Extract all of the entries and set them down verbatim.

Segment Start: Supplied material

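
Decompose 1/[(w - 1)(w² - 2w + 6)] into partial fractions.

Cover-up at w = 1: α = 1/(1² - 2·1 + 6) = 1/5. Then β = -α = -1/5, γ = -α·(-2 + 1) = 1/5
Result: (1/5)/(w - 1) - ((1/5)w - 1/5)/(w² - 2w + 6)


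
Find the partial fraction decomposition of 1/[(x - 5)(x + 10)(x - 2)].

Using cover-up method: A = 1/45, B = 1/180, C = -1/36
Result: (1/45)/(x - 5) + (1/180)/(x + 10) - (1/36)/(x - 2)


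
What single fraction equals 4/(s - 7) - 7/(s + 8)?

Common denominator (s - 7)(s + 8). Numerator: 4(s + 8) - 7(s - 7) = (4s + 32) - (7s - 49) = -3s + 81
Result: (-3s + 81)/[(s - 7)(s + 8)]


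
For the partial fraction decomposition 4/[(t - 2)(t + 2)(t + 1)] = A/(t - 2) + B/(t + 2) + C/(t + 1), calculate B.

Cover-up at t = -2: B = 4/[(-2 - 2)(-2 + 1)] = 4/[(-4)(-1)] = 4/4 = 1


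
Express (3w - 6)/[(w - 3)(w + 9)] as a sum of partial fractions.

At w=3: A = (3·3 - 6)/(3 + 9) = 1/4. At w=-9: B = (3·(-9) - 6)/(-9 - 3) = 11/4
Result: (1/4)/(w - 3) + (11/4)/(w + 9)


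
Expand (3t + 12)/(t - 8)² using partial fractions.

(3t + 12) = P(t - 8) + Q. At t = 8: Q = 3·8 + 12 = 36. Coeff of t: P = 3
Result: 3/(t - 8) + 36/(t - 8)²


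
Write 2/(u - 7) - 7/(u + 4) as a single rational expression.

Common denominator (u - 7)(u + 4). Numerator: 2(u + 4) - 7(u - 7) = (2u + 8) - (7u - 49) = -5u + 57
Result: (-5u + 57)/[(u - 7)(u + 4)]


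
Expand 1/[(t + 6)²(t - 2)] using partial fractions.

Cover-up at t=2: C = 1/(2 + 6)² = 1/64. Cover-up at t=-6: B = 1/(-6 - 2) = -1/8. Comparing t² coeff: A = -C = -1/64
Result: (-1/64)/(t + 6) - (1/8)/(t + 6)² + (1/64)/(t - 2)


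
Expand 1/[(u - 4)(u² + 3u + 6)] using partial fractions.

Cover-up at u = 4: P = 1/(4² + 3·4 + 6) = 1/34. Then Q = -P = -1/34, R = -P·(3 + 4) = -7/34
Result: (1/34)/(u - 4) - ((1/34)u + 7/34)/(u² + 3u + 6)


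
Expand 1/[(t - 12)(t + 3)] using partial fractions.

1/(t - 12)(t + 3) = A/(t - 12) + B/(t + 3). A = 1/(12 + 3) = 1/15, B = 1/(-3 - 12) = -1/15
Result: (1/15)/(t - 12) - (1/15)/(t + 3)


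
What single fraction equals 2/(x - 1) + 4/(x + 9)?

Common denominator (x - 1)(x + 9). Numerator: 2(x + 9) + 4(x - 1) = (2x + 18) + (4x - 4) = 6x + 14
Result: (6x + 14)/[(x - 1)(x + 9)]


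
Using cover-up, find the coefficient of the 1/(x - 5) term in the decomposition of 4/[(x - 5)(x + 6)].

Cover (x - 5), set x=5: 4/((x + 6) at x=5) = 4/(11) = 4/11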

Segment End: Supplied material

• [Final answer]:
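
Decompose 1/[(w - 1)(w² - 2w + 6)] into partial fractions.

Cover-up at w = 1: α = 1/(1² - 2·1 + 6) = 1/5. Then β = -α = -1/5, γ = -α·(-2 + 1) = 1/5
Result: (1/5)/(w - 1) - ((1/5)w - 1/5)/(w² - 2w + 6)


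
Find the partial fraction decomposition of 1/[(x - 5)(x + 10)(x - 2)].

Using cover-up method: A = 1/45, B = 1/180, C = -1/36
Result: (1/45)/(x - 5) + (1/180)/(x + 10) - (1/36)/(x - 2)


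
What single fraction equals 4/(s - 7) - 7/(s + 8)?

Common denominator (s - 7)(s + 8). Numerator: 4(s + 8) - 7(s - 7) = (4s + 32) - (7s - 49) = -3s + 81
Result: (-3s + 81)/[(s - 7)(s + 8)]


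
For the partial fraction decomposition 4/[(t - 2)(t + 2)(t + 1)] = A/(t - 2) + B/(t + 2) + C/(t + 1), calculate B.

Cover-up at t = -2: B = 4/[(-2 - 2)(-2 + 1)] = 4/[(-4)(-1)] = 4/4 = 1


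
Express (3w - 6)/[(w - 3)(w + 9)] as a sum of partial fractions.

At w=3: A = (3·3 - 6)/(3 + 9) = 1/4. At w=-9: B = (3·(-9) - 6)/(-9 - 3) = 11/4
Result: (1/4)/(w - 3) + (11/4)/(w + 9)


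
Expand (3t + 12)/(t - 8)² using partial fractions.

(3t + 12) = P(t - 8) + Q. At t = 8: Q = 3·8 + 12 = 36. Coeff of t: P = 3
Result: 3/(t - 8) + 36/(t - 8)²


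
Write 2/(u - 7) - 7/(u + 4) as a single rational expression.

Common denominator (u - 7)(u + 4). Numerator: 2(u + 4) - 7(u - 7) = (2u + 8) - (7u - 49) = -5u + 57
Result: (-5u + 57)/[(u - 7)(u + 4)]


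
Expand 1/[(t + 6)²(t - 2)] using partial fractions.

Cover-up at t=2: C = 1/(2 + 6)² = 1/64. Cover-up at t=-6: B = 1/(-6 - 2) = -1/8. Comparing t² coeff: A = -C = -1/64
Result: (-1/64)/(t + 6) - (1/8)/(t + 6)² + (1/64)/(t - 2)


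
Expand 1/[(u - 4)(u² + 3u + 6)] using partial fractions.

Cover-up at u = 4: P = 1/(4² + 3·4 + 6) = 1/34. Then Q = -P = -1/34, R = -P·(3 + 4) = -7/34
Result: (1/34)/(u - 4) - ((1/34)u + 7/34)/(u² + 3u + 6)


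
Expand 1/[(t - 12)(t + 3)] using partial fractions.

1/(t - 12)(t + 3) = A/(t - 12) + B/(t + 3). A = 1/(12 + 3) = 1/15, B = 1/(-3 - 12) = -1/15
Result: (1/15)/(t - 12) - (1/15)/(t + 3)


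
What single fraction equals 2/(x - 1) + 4/(x + 9)?

Common denominator (x - 1)(x + 9). Numerator: 2(x + 9) + 4(x - 1) = (2x + 18) + (4x - 4) = 6x + 14
Result: (6x + 14)/[(x - 1)(x + 9)]


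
Using cover-up, find the coefficient of the 1/(x - 5) term in the decomposition of 4/[(x - 5)(x + 6)].

Cover (x - 5), set x=5: 4/((x + 6) at x=5) = 4/(11) = 4/11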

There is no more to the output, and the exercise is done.